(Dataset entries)
◆ ◆ ◆ ◆

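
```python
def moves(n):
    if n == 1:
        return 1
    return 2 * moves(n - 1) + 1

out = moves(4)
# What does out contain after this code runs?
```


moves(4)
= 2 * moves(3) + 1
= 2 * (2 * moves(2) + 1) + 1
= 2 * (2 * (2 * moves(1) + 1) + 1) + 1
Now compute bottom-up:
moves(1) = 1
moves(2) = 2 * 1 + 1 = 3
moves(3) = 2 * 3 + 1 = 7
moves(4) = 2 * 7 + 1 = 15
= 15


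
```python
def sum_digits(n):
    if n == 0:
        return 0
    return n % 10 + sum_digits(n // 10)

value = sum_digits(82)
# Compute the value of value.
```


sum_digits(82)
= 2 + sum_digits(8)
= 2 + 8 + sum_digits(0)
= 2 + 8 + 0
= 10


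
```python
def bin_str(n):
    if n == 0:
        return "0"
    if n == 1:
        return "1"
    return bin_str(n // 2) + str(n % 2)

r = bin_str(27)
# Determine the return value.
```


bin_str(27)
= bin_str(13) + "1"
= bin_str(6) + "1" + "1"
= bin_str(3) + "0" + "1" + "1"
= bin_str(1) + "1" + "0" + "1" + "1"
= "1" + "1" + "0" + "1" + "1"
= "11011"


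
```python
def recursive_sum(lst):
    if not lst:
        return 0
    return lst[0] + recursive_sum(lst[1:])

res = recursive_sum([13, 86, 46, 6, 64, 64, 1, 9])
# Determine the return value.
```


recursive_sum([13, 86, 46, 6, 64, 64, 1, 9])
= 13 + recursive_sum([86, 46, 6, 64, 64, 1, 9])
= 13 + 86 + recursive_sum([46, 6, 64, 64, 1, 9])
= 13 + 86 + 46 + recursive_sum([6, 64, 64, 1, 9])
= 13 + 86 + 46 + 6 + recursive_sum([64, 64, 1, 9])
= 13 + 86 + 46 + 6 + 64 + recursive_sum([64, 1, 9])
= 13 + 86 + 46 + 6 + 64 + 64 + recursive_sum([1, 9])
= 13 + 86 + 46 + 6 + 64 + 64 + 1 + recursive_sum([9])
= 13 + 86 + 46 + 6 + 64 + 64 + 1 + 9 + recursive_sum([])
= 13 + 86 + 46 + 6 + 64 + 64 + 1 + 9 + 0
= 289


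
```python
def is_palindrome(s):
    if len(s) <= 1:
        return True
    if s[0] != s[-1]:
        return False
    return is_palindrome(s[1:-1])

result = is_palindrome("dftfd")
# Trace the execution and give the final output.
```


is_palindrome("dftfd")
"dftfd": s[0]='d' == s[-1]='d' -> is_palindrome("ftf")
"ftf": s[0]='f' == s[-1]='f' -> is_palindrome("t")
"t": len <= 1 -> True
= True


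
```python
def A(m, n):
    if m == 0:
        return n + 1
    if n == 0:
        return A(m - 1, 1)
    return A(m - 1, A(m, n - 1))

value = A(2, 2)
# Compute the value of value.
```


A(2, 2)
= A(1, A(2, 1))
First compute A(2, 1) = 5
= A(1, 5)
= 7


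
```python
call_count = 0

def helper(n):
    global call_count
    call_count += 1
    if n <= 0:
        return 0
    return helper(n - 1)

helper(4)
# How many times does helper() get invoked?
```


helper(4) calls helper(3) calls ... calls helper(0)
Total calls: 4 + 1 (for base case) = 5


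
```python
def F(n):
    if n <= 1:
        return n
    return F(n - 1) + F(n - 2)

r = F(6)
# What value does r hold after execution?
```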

◆ ◆ ◆ ◆

## Prompt
Output every record above a second time, exactly.

## Answer to the problem
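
```python
def moves(n):
    if n == 1:
        return 1
    return 2 * moves(n - 1) + 1

out = moves(4)
# What does out contain after this code runs?
```


moves(4)
= 2 * moves(3) + 1
= 2 * (2 * moves(2) + 1) + 1
= 2 * (2 * (2 * moves(1) + 1) + 1) + 1
Now compute bottom-up:
moves(1) = 1
moves(2) = 2 * 1 + 1 = 3
moves(3) = 2 * 3 + 1 = 7
moves(4) = 2 * 7 + 1 = 15
= 15


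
```python
def sum_digits(n):
    if n == 0:
        return 0
    return n % 10 + sum_digits(n // 10)

value = sum_digits(82)
# Compute the value of value.
```


sum_digits(82)
= 2 + sum_digits(8)
= 2 + 8 + sum_digits(0)
= 2 + 8 + 0
= 10


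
```python
def bin_str(n):
    if n == 0:
        return "0"
    if n == 1:
        return "1"
    return bin_str(n // 2) + str(n % 2)

r = bin_str(27)
# Determine the return value.
```


bin_str(27)
= bin_str(13) + "1"
= bin_str(6) + "1" + "1"
= bin_str(3) + "0" + "1" + "1"
= bin_str(1) + "1" + "0" + "1" + "1"
= "1" + "1" + "0" + "1" + "1"
= "11011"


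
```python
def recursive_sum(lst):
    if not lst:
        return 0
    return lst[0] + recursive_sum(lst[1:])

res = recursive_sum([13, 86, 46, 6, 64, 64, 1, 9])
# Determine the return value.
```


recursive_sum([13, 86, 46, 6, 64, 64, 1, 9])
= 13 + recursive_sum([86, 46, 6, 64, 64, 1, 9])
= 13 + 86 + recursive_sum([46, 6, 64, 64, 1, 9])
= 13 + 86 + 46 + recursive_sum([6, 64, 64, 1, 9])
= 13 + 86 + 46 + 6 + recursive_sum([64, 64, 1, 9])
= 13 + 86 + 46 + 6 + 64 + recursive_sum([64, 1, 9])
= 13 + 86 + 46 + 6 + 64 + 64 + recursive_sum([1, 9])
= 13 + 86 + 46 + 6 + 64 + 64 + 1 + recursive_sum([9])
= 13 + 86 + 46 + 6 + 64 + 64 + 1 + 9 + recursive_sum([])
= 13 + 86 + 46 + 6 + 64 + 64 + 1 + 9 + 0
= 289


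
```python
def is_palindrome(s):
    if len(s) <= 1:
        return True
    if s[0] != s[-1]:
        return False
    return is_palindrome(s[1:-1])

result = is_palindrome("dftfd")
# Trace the execution and give the final output.
```


is_palindrome("dftfd")
"dftfd": s[0]='d' == s[-1]='d' -> is_palindrome("ftf")
"ftf": s[0]='f' == s[-1]='f' -> is_palindrome("t")
"t": len <= 1 -> True
= True


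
```python
def A(m, n):
    if m == 0:
        return n + 1
    if n == 0:
        return A(m - 1, 1)
    return A(m - 1, A(m, n - 1))

value = A(2, 2)
# Compute the value of value.
```


A(2, 2)
= A(1, A(2, 1))
First compute A(2, 1) = 5
= A(1, 5)
= 7


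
```python
call_count = 0

def helper(n):
    global call_count
    call_count += 1
    if n <= 0:
        return 0
    return helper(n - 1)

helper(4)
# How many times does helper() get invoked?
```


helper(4) calls helper(3) calls ... calls helper(0)
Total calls: 4 + 1 (for base case) = 5


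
```python
def F(n):
    if n <= 1:
        return n
    return F(n - 1) + F(n - 2)

r = F(6)
# What value does r hold after execution?
```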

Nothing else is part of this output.